For each line below that includes the word "triangle", make a copy.

Stored items from a collection
◆ ◆ ◆ ◆

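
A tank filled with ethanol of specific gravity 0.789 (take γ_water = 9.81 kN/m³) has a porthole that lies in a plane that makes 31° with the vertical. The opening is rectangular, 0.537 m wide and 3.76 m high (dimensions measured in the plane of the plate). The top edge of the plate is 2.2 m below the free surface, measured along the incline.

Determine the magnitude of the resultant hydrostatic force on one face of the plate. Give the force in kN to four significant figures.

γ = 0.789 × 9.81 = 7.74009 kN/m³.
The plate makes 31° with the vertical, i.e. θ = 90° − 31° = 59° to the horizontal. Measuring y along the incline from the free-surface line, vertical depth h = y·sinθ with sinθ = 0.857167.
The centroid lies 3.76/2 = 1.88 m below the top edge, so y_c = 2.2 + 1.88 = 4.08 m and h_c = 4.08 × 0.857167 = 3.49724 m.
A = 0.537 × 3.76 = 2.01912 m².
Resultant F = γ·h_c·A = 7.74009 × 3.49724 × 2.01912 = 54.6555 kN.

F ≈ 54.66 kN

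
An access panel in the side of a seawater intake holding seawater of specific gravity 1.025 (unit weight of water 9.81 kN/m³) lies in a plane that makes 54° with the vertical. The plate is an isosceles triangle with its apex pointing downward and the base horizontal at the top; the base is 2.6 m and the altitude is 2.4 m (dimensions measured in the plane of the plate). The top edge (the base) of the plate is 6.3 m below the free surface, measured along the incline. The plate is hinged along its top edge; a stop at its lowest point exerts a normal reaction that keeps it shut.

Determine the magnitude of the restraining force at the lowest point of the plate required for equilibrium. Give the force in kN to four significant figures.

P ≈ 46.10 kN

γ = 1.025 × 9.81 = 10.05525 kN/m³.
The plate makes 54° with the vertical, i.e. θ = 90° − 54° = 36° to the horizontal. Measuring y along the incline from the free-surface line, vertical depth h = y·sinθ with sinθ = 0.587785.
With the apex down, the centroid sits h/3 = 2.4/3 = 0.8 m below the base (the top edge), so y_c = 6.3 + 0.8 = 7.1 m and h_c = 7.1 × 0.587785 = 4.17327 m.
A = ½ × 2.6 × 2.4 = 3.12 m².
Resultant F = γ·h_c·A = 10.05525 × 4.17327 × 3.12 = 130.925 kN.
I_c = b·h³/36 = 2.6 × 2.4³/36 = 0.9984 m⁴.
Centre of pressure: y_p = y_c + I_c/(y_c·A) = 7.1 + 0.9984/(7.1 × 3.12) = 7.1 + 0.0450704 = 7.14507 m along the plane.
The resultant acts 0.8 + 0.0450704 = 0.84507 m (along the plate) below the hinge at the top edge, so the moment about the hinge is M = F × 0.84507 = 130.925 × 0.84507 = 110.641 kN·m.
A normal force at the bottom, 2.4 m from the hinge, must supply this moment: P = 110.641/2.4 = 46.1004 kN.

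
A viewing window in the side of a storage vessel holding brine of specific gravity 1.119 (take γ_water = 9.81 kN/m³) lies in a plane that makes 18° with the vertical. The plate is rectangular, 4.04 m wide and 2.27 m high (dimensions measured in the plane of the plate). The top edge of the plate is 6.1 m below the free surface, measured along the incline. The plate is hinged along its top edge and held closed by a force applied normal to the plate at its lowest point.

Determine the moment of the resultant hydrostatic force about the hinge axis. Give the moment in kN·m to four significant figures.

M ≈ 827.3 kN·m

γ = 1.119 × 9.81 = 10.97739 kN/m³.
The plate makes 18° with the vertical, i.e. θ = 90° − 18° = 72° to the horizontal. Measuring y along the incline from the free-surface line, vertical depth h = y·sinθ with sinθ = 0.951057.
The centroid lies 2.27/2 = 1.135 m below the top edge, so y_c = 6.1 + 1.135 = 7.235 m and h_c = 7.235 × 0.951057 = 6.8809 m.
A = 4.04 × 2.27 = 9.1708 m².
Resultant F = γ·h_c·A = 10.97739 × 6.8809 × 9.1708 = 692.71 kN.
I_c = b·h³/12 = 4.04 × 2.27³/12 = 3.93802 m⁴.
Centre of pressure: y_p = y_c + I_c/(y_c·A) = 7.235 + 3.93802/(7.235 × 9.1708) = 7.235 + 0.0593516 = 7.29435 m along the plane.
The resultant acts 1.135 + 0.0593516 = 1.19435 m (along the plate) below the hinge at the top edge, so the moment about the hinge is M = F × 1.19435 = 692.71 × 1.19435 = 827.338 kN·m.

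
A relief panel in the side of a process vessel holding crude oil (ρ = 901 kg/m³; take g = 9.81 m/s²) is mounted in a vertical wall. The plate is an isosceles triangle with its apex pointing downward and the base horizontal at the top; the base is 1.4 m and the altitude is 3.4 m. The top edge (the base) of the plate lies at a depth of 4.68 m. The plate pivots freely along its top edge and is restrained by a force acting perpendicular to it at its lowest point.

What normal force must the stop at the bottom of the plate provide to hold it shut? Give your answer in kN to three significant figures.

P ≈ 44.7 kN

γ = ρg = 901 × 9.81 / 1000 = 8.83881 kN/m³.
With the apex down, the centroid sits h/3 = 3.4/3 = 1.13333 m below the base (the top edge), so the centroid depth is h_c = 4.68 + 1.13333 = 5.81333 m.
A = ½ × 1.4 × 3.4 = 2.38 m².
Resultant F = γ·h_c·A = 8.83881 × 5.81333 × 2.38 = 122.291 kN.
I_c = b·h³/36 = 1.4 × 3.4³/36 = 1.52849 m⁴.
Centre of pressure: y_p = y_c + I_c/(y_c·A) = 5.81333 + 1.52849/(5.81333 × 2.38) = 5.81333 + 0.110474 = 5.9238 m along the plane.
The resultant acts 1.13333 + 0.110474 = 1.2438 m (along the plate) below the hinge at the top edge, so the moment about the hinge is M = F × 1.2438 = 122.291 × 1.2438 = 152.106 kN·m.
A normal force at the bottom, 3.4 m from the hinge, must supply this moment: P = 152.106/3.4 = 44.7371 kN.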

◆ ◆ ◆ ◆

_Solution to this exercise_.
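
An access panel in the side of a seawater intake holding seawater of specific gravity 1.025 (unit weight of water 9.81 kN/m³) lies in a plane that makes 54° with the vertical. The plate is an isosceles triangle with its apex pointing downward and the base horizontal at the top; the base is 2.6 m and the altitude is 2.4 m (dimensions measured in the plane of the plate). The top edge (the base) of the plate is 6.3 m below the free surface, measured along the incline. The plate is hinged along its top edge; a stop at its lowest point exerts a normal reaction that keeps it shut.
A relief panel in the side of a process vessel holding crude oil (ρ = 901 kg/m³; take g = 9.81 m/s²) is mounted in a vertical wall. The plate is an isosceles triangle with its apex pointing downward and the base horizontal at the top; the base is 1.4 m and the altitude is 3.4 m. The top edge (the base) of the plate lies at a depth of 4.68 m. The plate pivots freely along its top edge and is restrained by a force acting perpendicular to it at its lowest point.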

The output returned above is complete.